-- Opening Marker --
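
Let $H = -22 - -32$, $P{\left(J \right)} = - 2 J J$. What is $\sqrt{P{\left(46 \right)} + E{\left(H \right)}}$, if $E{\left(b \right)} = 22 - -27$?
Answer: $i \sqrt{4183} \approx 64.676 i$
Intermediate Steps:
$P{\left(J \right)} = - 2 J^{2}$
$H = 10$ ($H = -22 + 32 = 10$)
$E{\left(b \right)} = 49$ ($E{\left(b \right)} = 22 + 27 = 49$)
$\sqrt{P{\left(46 \right)} + E{\left(H \right)}} = \sqrt{- 2 \cdot 46^{2} + 49} = \sqrt{\left(-2\right) 2116 + 49} = \sqrt{-4232 + 49} = \sqrt{-4183} = i \sqrt{4183}$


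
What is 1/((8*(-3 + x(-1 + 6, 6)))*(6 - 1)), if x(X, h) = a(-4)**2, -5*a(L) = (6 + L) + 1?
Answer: -5/528 ≈ -0.0094697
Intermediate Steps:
a(L) = -7/5 - L/5 (a(L) = -((6 + L) + 1)/5 = -(7 + L)/5 = -7/5 - L/5)
x(X, h) = 9/25 (x(X, h) = (-7/5 - 1/5*(-4))**2 = (-7/5 + 4/5)**2 = (-3/5)**2 = 9/25)
1/((8*(-3 + x(-1 + 6, 6)))*(6 - 1)) = 1/((8*(-3 + 9/25))*(6 - 1)) = 1/((8*(-66/25))*5) = 1/(-528/25*5) = 1/(-528/5) = -5/528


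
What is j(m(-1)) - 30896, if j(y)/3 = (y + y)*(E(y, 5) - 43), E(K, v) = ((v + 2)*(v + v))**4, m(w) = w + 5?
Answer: 576208072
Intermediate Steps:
m(w) = 5 + w
E(K, v) = 16*v**4*(2 + v)**4 (E(K, v) = ((2 + v)*(2*v))**4 = (2*v*(2 + v))**4 = 16*v**4*(2 + v)**4)
j(y) = 144059742*y (j(y) = 3*((y + y)*(16*5**4*(2 + 5)**4 - 43)) = 3*((2*y)*(16*625*7**4 - 43)) = 3*((2*y)*(16*625*2401 - 43)) = 3*((2*y)*(24010000 - 43)) = 3*((2*y)*24009957) = 3*(48019914*y) = 144059742*y)
j(m(-1)) - 30896 = 144059742*(5 - 1) - 30896 = 144059742*4 - 30896 = 576238968 - 30896 = 576208072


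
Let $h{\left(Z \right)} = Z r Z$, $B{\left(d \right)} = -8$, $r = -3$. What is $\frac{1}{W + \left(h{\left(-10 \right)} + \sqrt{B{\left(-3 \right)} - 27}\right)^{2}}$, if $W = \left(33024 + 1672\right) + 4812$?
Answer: $\frac{i}{600 \sqrt{35} + 129473 i} \approx 7.7178 \cdot 10^{-6} + 2.1159 \cdot 10^{-7} i$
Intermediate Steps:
$h{\left(Z \right)} = - 3 Z^{2}$ ($h{\left(Z \right)} = Z \left(-3\right) Z = - 3 Z Z = - 3 Z^{2}$)
$W = 39508$ ($W = 34696 + 4812 = 39508$)
$\frac{1}{W + \left(h{\left(-10 \right)} + \sqrt{B{\left(-3 \right)} - 27}\right)^{2}} = \frac{1}{39508 + \left(- 3 \left(-10\right)^{2} + \sqrt{-8 - 27}\right)^{2}} = \frac{1}{39508 + \left(\left(-3\right) 100 + \sqrt{-35}\right)^{2}} = \frac{1}{39508 + \left(-300 + i \sqrt{35}\right)^{2}}$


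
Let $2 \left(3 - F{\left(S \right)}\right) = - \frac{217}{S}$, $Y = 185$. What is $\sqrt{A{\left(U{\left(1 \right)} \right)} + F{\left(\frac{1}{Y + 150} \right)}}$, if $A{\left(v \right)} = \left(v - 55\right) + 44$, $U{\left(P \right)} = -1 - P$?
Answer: $\frac{15 \sqrt{646}}{2} \approx 190.62$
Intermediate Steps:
$F{\left(S \right)} = 3 + \frac{217}{2 S}$ ($F{\left(S \right)} = 3 - \frac{\left(-217\right) \frac{1}{S}}{2} = 3 + \frac{217}{2 S}$)
$A{\left(v \right)} = -11 + v$ ($A{\left(v \right)} = \left(-55 + v\right) + 44 = -11 + v$)
$\sqrt{A{\left(U{\left(1 \right)} \right)} + F{\left(\frac{1}{Y + 150} \right)}} = \sqrt{\left(-11 - 2\right) + \left(3 + \frac{217}{2 \frac{1}{185 + 150}}\right)} = \sqrt{\left(-11 - 2\right) + \left(3 + \frac{217}{2 \cdot \frac{1}{335}}\right)} = \sqrt{\left(-11 - 2\right) + \left(3 + \frac{217 \frac{1}{\frac{1}{335}}}{2}\right)} = \sqrt{-13 + \left(3 + \frac{217}{2} \cdot 335\right)} = \sqrt{-13 + \left(3 + \frac{72695}{2}\right)} = \sqrt{-13 + \frac{72701}{2}} = \sqrt{\frac{72675}{2}} = \frac{15 \sqrt{646}}{2}$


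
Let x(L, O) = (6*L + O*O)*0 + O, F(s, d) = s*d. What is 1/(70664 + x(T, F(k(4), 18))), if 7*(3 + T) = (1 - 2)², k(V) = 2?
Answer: 1/70700 ≈ 1.4144e-5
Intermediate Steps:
T = -20/7 (T = -3 + (1 - 2)²/7 = -3 + (⅐)*(-1)² = -3 + (⅐)*1 = -3 + ⅐ = -20/7 ≈ -2.8571)
F(s, d) = d*s
x(L, O) = O (x(L, O) = (6*L + O²)*0 + O = (O² + 6*L)*0 + O = 0 + O = O)
1/(70664 + x(T, F(k(4), 18))) = 1/(70664 + 18*2) = 1/(70664 + 36) = 1/70700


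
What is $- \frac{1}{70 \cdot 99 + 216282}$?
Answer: $- \frac{1}{223212} \approx -4.48 \cdot 10^{-6}$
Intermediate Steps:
$- \frac{1}{70 \cdot 99 + 216282} = - \frac{1}{6930 + 216282} = - \frac{1}{223212}$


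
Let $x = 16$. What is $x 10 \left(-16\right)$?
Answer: $-2560$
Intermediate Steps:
$x 10 \left(-16\right) = 16 \cdot 10 \left(-16\right) = 160 \left(-16\right) = -2560$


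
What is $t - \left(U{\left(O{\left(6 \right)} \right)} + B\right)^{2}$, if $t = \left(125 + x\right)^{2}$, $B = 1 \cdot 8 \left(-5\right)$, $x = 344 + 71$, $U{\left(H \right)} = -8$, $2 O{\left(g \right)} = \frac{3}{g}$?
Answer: $289296$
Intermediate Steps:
$O{\left(g \right)} = \frac{3}{2 g}$ ($O{\left(g \right)} = \frac{3 \frac{1}{g}}{2} = \frac{3}{2 g}$)
$x = 415$
$B = -40$ ($B = 8 \left(-5\right) = -40$)
$t = 291600$ ($t = \left(125 + 415\right)^{2} = 540^{2} = 291600$)
$t - \left(U{\left(O{\left(6 \right)} \right)} + B\right)^{2} = 291600 - \left(-8 - 40\right)^{2} = 291600 - \left(-48\right)^{2} = 291600 - 2304 = 289296$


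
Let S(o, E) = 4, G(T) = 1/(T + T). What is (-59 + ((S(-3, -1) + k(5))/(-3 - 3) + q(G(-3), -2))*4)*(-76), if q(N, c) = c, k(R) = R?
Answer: 5548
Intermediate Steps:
G(T) = 1/(2*T)
(-59 + ((S(-3, -1) + k(5))/(-3 - 3) + q(G(-3), -2))*4)*(-76) = (-59 + ((4 + 5)/(-3 - 3) - 2)*4)*(-76) = (-59 + (9/(-6) - 2)*4)*(-76) = (-59 + (9*(-1/6) - 2)*4)*(-76) = (-59 + (-3/2 - 2)*4)*(-76) = (-59 - 7/2*4)*(-76) = (-59 - 14)*(-76) = -73*(-76) = 5548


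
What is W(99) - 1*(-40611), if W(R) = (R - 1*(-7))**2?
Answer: 51847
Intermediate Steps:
W(R) = (7 + R)**2 (W(R) = (R + 7)**2 = (7 + R)**2)
W(99) - 1*(-40611) = (7 + 99)**2 - 1*(-40611) = 106**2 + 40611 = 11236 + 40611 = 51847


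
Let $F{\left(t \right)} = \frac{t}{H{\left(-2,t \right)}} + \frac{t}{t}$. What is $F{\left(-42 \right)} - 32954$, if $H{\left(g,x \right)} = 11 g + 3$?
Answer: $- \frac{626065}{19} \approx -32951.0$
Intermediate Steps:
$H{\left(g,x \right)} = 3 + 11 g$
$F{\left(t \right)} = 1 - \frac{t}{19}$ ($F{\left(t \right)} = \frac{t}{3 + 11 \left(-2\right)} + \frac{t}{t} = \frac{t}{3 - 22} + 1 = \frac{t}{-19} + 1 = t \left(- \frac{1}{19}\right) + 1 = - \frac{t}{19} + 1 = 1 - \frac{t}{19}$)
$F{\left(-42 \right)} - 32954 = \left(1 - - \frac{42}{19}\right) - 32954 = \left(1 + \frac{42}{19}\right) - 32954 = \frac{61}{19} - 32954 = - \frac{626065}{19}$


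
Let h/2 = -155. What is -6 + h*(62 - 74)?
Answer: 3714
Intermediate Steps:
h = -310 (h = 2*(-155) = -310)
-6 + h*(62 - 74) = -6 - 310*(62 - 74) = -6 - 310*(-12) = -6 + 3720 = 3714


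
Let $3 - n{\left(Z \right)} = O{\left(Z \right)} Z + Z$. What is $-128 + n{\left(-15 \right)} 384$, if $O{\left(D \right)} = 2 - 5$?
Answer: $-10496$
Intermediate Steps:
$O{\left(D \right)} = -3$
$n{\left(Z \right)} = 3 + 2 Z$ ($n{\left(Z \right)} = 3 - \left(- 3 Z + Z\right) = 3 - - 2 Z = 3 + 2 Z$)
$-128 + n{\left(-15 \right)} 384 = -128 + \left(3 + 2 \left(-15\right)\right) 384 = -128 + \left(3 - 30\right) 384 = -128 - 10368 = -10496$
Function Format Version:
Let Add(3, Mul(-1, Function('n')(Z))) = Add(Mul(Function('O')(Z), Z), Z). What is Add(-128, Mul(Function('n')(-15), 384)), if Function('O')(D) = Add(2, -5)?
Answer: -10496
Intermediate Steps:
Function('O')(D) = -3
Function('n')(Z) = Add(3, Mul(2, Z)) (Function('n')(Z) = Add(3, Mul(-1, Add(Mul(-3, Z), Z))) = Add(3, Mul(-1, Mul(-2, Z))) = Add(3, Mul(2, Z)))
Add(-128, Mul(Function('n')(-15), 384)) = Add(-128, Mul(Add(3, Mul(2, -15)), 384)) = Add(-128, Mul(Add(3, -30), 384)) = Add(-128, Mul(-27, 384)) = Add(-128, -10368) = -10496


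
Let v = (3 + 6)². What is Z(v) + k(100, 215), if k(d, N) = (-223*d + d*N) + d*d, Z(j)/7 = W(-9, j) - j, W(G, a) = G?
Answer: 8570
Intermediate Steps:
v = 81 (v = 9² = 81)
Z(j) = -63 - 7*j (Z(j) = 7*(-9 - j) = -63 - 7*j)
k(d, N) = d² - 223*d + N*d (k(d, N) = (-223*d + N*d) + d² = d² - 223*d + N*d)
Z(v) + k(100, 215) = (-63 - 7*81) + 100*(-223 + 215 + 100) = (-63 - 567) + 100*92 = -630 + 9200 = 8570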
-- Closing Marker --
Search the records for the word "approx", then list every line that has it.

▶ **SOLUTION FOR THIS PROBLEM**
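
Answer: $i \sqrt{4183} \approx 64.676 i$
Answer: $\frac{i}{600 \sqrt{35} + 129473 i} \approx 7.7178 \cdot 10^{-6} + 2.1159 \cdot 10^{-7} i$
Answer: $\frac{15 \sqrt{646}}{2} \approx 190.62$
Answer: $- \frac{1}{223212} \approx -4.48 \cdot 10^{-6}$
Answer: $- \frac{626065}{19} \approx -32951.0$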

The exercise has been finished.